▸ WHAT YOU HAVE TO DO: Word for word, set down the entries below.

---- EXERCISE INPUTS

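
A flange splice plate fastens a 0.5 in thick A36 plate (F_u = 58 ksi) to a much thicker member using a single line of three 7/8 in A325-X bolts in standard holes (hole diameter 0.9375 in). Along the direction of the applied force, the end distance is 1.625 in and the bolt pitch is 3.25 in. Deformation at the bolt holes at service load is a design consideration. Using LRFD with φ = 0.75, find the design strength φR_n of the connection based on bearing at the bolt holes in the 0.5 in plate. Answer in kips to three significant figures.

122 kips

Per bolt r_n = 1.2 l_c t F_u ≤ 2.4 d t F_u; upper limit = 2.4 × 0.875 × 0.5 × 58 = 60.9 kips.
Edge bolt: l_c = 1.625 − 0.9375/2 = 1.156 in → 1.2 × 1.156 × 0.5 × 58 = 40.24 → r_n = 40.24 kips.
Interior bolts: l_c = 3.25 − 0.9375 = 2.312 in → 1.2 × 2.312 × 0.5 × 58 = 80.47 → r_n = 60.9 kips.
R_n = 1 × 40.24 + 2 × 60.9 = 162 kips.
Design strength φR_n = 0.75 × 162 = 122 kips.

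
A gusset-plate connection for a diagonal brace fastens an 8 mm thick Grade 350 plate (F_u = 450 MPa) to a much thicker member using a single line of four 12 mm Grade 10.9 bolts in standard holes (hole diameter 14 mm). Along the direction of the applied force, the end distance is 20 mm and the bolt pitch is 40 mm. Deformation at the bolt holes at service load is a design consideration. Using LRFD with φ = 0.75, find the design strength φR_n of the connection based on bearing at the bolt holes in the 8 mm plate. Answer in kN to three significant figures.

275 kN

Per bolt r_n = 1.2 l_c t F_u ≤ 2.4 d t F_u; upper limit = 2.4 × 12 × 8 × 450 / 1000 = 103.7 kN.
Edge bolt: l_c = 20 − 14/2 = 13 mm → 1.2 × 13 × 8 × 450 / 1000 = 56.16 → r_n = 56.16 kN.
Interior bolts: l_c = 40 − 14 = 26 mm → 1.2 × 26 × 8 × 450 / 1000 = 112.3 → r_n = 103.7 kN.
R_n = 1 × 56.16 + 3 × 103.7 = 367.2 kN.
Design strength φR_n = 0.75 × 367.2 = 275 kN.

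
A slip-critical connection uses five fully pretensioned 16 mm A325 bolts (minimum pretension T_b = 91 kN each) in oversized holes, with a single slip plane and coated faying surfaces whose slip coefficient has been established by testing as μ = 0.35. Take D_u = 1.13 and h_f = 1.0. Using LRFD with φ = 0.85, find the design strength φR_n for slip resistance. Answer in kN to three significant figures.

R_n = μ · D_u · h_f · T_b · n_s · n_b = 0.35 × 1.13 × 1.0 × 91 × 1 × 5 = 180 kN.
Design strength φR_n = 0.85 × 180 = 153 kN.

153 kN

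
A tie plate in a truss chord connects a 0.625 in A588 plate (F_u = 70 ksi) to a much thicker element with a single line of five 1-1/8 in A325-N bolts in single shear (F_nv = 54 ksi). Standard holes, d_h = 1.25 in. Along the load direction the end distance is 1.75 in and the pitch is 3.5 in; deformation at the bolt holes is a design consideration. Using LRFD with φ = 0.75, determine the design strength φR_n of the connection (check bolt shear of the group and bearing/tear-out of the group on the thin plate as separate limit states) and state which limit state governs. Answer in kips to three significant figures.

201 kips (bolt shear governs)

Bolt shear: A_b = π·1.125²/4 = 0.994 in²; R_n = 54 × 0.994 × 5 × 1 = 268.4 kips → 0.75 × 268.4 = 201 kips.
Bearing (1.2 l_c t F_u ≤ 2.4 d t F_u): upper limit = 2.4·1.125·0.625·70 = 118.1 kips.
  Edge l_c = 1.75 − 1.25/2 = 1.125 → r_n = 59.06 kips; interior l_c = 3.5 − 1.25 = 2.25 → r_n = 118.1 kips.
  R_n,bearing = 1·59.06 + 4·118.1 = 531.6 kips → 0.75 × 531.6 = 399 kips.
Bolt shear governs: 201 kips.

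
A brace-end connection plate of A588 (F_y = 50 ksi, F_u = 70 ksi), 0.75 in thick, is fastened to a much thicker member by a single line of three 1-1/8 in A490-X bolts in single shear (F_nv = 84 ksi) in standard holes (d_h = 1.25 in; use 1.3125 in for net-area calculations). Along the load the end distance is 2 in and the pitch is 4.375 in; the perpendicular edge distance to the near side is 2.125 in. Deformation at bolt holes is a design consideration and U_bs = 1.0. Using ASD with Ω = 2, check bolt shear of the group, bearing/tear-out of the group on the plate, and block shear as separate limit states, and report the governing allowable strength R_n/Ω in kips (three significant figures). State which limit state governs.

125 kips (bolt shear governs)

Bolt shear: A_b = π·1.125²/4 = 0.994 in²; R_n = 84 × 0.994 × 3 × 1 = 250.5 kips → 250.5 / 2 = 125 kips.
Bearing: edge l_c = 1.375, r_n = 86.62 kips; interior l_c = 3.125, r_n = 141.8 kips; R_n = 86.62 + 2·141.8 = 370.1 kips → 185 kips.
Block shear: A_gv = 8.062, A_nv = 5.602, A_nt = 1.102 in²; R_n = min(0.6F_uA_nv, 0.6F_yA_gv) + U_bs·F_u·A_nt = 312.4 kips → 156 kips.
Bolt shear governs: 125 kips.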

--------

▸ ANSWER SPACE:
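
A flange splice plate fastens a 0.5 in thick A36 plate (F_u = 58 ksi) to a much thicker member using a single line of three 7/8 in A325-X bolts in standard holes (hole diameter 0.9375 in). Along the direction of the applied force, the end distance is 1.625 in and the bolt pitch is 3.25 in. Deformation at the bolt holes at service load is a design consideration. Using LRFD with φ = 0.75, find the design strength φR_n of the connection based on bearing at the bolt holes in the 0.5 in plate. Answer in kips to three significant figures.

122 kips

Per bolt r_n = 1.2 l_c t F_u ≤ 2.4 d t F_u; upper limit = 2.4 × 0.875 × 0.5 × 58 = 60.9 kips.
Edge bolt: l_c = 1.625 − 0.9375/2 = 1.156 in → 1.2 × 1.156 × 0.5 × 58 = 40.24 → r_n = 40.24 kips.
Interior bolts: l_c = 3.25 − 0.9375 = 2.312 in → 1.2 × 2.312 × 0.5 × 58 = 80.47 → r_n = 60.9 kips.
R_n = 1 × 40.24 + 2 × 60.9 = 162 kips.
Design strength φR_n = 0.75 × 162 = 122 kips.

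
A gusset-plate connection for a diagonal brace fastens an 8 mm thick Grade 350 plate (F_u = 450 MPa) to a much thicker member using a single line of four 12 mm Grade 10.9 bolts in standard holes (hole diameter 14 mm). Along the direction of the applied force, the end distance is 20 mm and the bolt pitch is 40 mm. Deformation at the bolt holes at service load is a design consideration. Using LRFD with φ = 0.75, find the design strength φR_n of the connection based on bearing at the bolt holes in the 8 mm plate. Answer in kN to three significant figures.

275 kN

Per bolt r_n = 1.2 l_c t F_u ≤ 2.4 d t F_u; upper limit = 2.4 × 12 × 8 × 450 / 1000 = 103.7 kN.
Edge bolt: l_c = 20 − 14/2 = 13 mm → 1.2 × 13 × 8 × 450 / 1000 = 56.16 → r_n = 56.16 kN.
Interior bolts: l_c = 40 − 14 = 26 mm → 1.2 × 26 × 8 × 450 / 1000 = 112.3 → r_n = 103.7 kN.
R_n = 1 × 56.16 + 3 × 103.7 = 367.2 kN.
Design strength φR_n = 0.75 × 367.2 = 275 kN.

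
A slip-critical connection uses five fully pretensioned 16 mm A325 bolts (minimum pretension T_b = 91 kN each) in oversized holes, with a single slip plane and coated faying surfaces whose slip coefficient has been established by testing as μ = 0.35. Take D_u = 1.13 and h_f = 1.0. Using LRFD with φ = 0.85, find the design strength φR_n for slip resistance. Answer in kN to three significant figures.

R_n = μ · D_u · h_f · T_b · n_s · n_b = 0.35 × 1.13 × 1.0 × 91 × 1 × 5 = 180 kN.
Design strength φR_n = 0.85 × 180 = 153 kN.

153 kN

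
A tie plate in a truss chord connects a 0.625 in A588 plate (F_u = 70 ksi) to a much thicker element with a single line of five 1-1/8 in A325-N bolts in single shear (F_nv = 54 ksi). Standard holes, d_h = 1.25 in. Along the load direction the end distance is 1.75 in and the pitch is 3.5 in; deformation at the bolt holes is a design consideration. Using LRFD with φ = 0.75, determine the design strength φR_n of the connection (check bolt shear of the group and bearing/tear-out of the group on the thin plate as separate limit states) and state which limit state governs. Answer in kips to three significant figures.

201 kips (bolt shear governs)

Bolt shear: A_b = π·1.125²/4 = 0.994 in²; R_n = 54 × 0.994 × 5 × 1 = 268.4 kips → 0.75 × 268.4 = 201 kips.
Bearing (1.2 l_c t F_u ≤ 2.4 d t F_u): upper limit = 2.4·1.125·0.625·70 = 118.1 kips.
  Edge l_c = 1.75 − 1.25/2 = 1.125 → r_n = 59.06 kips; interior l_c = 3.5 − 1.25 = 2.25 → r_n = 118.1 kips.
  R_n,bearing = 1·59.06 + 4·118.1 = 531.6 kips → 0.75 × 531.6 = 399 kips.
Bolt shear governs: 201 kips.

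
A brace-end connection plate of A588 (F_y = 50 ksi, F_u = 70 ksi), 0.75 in thick, is fastened to a much thicker member by a single line of three 1-1/8 in A490-X bolts in single shear (F_nv = 84 ksi) in standard holes (d_h = 1.25 in; use 1.3125 in for net-area calculations). Along the load the end distance is 2 in and the pitch is 4.375 in; the perpendicular edge distance to the near side is 2.125 in. Deformation at bolt holes is a design consideration and U_bs = 1.0. Using ASD with Ω = 2, check bolt shear of the group, bearing/tear-out of the group on the plate, and block shear as separate limit states, and report the governing allowable strength R_n/Ω in kips (three significant figures). State which limit state governs.

125 kips (bolt shear governs)

Bolt shear: A_b = π·1.125²/4 = 0.994 in²; R_n = 84 × 0.994 × 3 × 1 = 250.5 kips → 250.5 / 2 = 125 kips.
Bearing: edge l_c = 1.375, r_n = 86.62 kips; interior l_c = 3.125, r_n = 141.8 kips; R_n = 86.62 + 2·141.8 = 370.1 kips → 185 kips.
Block shear: A_gv = 8.062, A_nv = 5.602, A_nt = 1.102 in²; R_n = min(0.6F_uA_nv, 0.6F_yA_gv) + U_bs·F_u·A_nt = 312.4 kips → 156 kips.
Bolt shear governs: 125 kips.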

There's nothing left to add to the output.